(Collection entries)
○ ○ ○ ○ ○

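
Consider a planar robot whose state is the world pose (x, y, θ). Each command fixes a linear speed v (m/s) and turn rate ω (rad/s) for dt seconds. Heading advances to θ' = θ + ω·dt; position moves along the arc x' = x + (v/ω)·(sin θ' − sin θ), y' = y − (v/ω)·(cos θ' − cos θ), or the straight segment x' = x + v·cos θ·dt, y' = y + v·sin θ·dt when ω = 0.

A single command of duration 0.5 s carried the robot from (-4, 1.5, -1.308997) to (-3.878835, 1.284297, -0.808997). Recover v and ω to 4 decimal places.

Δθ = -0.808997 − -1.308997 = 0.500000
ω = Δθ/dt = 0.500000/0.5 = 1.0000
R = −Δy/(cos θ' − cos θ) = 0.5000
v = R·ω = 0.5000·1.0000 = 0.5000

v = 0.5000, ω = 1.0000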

○ ○ ○ ○ ○

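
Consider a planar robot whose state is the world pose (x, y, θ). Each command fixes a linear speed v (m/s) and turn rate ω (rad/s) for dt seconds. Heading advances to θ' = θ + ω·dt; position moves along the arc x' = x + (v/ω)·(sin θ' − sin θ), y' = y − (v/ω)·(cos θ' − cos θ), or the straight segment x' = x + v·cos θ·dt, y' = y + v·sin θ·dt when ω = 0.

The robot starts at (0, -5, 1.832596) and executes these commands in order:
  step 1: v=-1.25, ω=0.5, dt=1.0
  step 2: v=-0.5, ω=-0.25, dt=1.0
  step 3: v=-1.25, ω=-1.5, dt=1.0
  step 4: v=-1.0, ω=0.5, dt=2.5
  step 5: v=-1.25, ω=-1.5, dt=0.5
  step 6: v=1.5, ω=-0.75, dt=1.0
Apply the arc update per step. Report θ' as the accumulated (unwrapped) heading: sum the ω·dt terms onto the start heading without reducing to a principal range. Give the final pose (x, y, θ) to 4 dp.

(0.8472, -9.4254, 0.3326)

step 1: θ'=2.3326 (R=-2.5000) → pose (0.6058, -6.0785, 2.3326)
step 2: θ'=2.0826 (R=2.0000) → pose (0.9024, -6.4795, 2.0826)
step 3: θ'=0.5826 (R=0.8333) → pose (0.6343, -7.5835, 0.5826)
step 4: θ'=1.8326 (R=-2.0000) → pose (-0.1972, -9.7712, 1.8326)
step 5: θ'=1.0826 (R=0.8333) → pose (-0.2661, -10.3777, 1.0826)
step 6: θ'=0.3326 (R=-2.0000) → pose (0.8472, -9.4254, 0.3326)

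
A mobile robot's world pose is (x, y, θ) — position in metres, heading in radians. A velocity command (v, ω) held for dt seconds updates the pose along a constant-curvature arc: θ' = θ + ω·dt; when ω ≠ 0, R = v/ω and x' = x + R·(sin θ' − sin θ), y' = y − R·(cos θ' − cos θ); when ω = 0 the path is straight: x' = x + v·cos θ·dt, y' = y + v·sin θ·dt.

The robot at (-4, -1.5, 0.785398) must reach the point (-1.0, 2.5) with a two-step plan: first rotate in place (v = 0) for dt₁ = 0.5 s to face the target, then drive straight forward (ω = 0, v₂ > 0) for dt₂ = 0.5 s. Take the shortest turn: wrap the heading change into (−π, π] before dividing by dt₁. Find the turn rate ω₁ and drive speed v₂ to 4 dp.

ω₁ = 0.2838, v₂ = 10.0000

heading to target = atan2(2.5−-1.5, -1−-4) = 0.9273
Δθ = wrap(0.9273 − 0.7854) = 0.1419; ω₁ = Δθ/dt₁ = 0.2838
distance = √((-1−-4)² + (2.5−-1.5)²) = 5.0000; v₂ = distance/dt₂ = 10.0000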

○ ○ ○ ○ ○

> _DESCRIPTION OF THE TASK_:
Scan the lines above for "step 2: v=-0.5, ω=-0.25, dt=1.0" and for "step 6: v=1.5, ω=-0.75, dt=1.0". Repeat exactly the line holding each of them and every line in between.

> _ANSWER TO THE PROBLEM_:
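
  step 2: v=-0.5, ω=-0.25, dt=1.0
  step 3: v=-1.25, ω=-1.5, dt=1.0
  step 4: v=-1.0, ω=0.5, dt=2.5
  step 5: v=-1.25, ω=-1.5, dt=0.5
  step 6: v=1.5, ω=-0.75, dt=1.0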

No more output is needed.